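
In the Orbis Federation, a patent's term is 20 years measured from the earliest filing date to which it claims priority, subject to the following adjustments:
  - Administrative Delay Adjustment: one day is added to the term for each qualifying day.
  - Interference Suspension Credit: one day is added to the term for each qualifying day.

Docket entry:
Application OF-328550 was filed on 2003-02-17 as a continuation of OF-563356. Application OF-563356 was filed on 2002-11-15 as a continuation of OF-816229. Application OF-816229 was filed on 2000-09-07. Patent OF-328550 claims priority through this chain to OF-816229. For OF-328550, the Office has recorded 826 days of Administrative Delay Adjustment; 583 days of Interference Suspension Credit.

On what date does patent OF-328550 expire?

Earliest priority filing: 7 September 2000.
Base term: 7 September 2000 + 20 years → 7 September 2020.
Administrative Delay Adjustment: +826 days → 12 December 2022.
Interference Suspension Credit: +583 days → 17 July 2024.

July 17, 2024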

--

Try it: Whenever a line in the listing above includes the word "each", return that line.

Result of the exercise:
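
  - Administrative Delay Adjustment: one day is added to the term for each qualifying day.
  - Interference Suspension Credit: one day is added to the term for each qualifying day.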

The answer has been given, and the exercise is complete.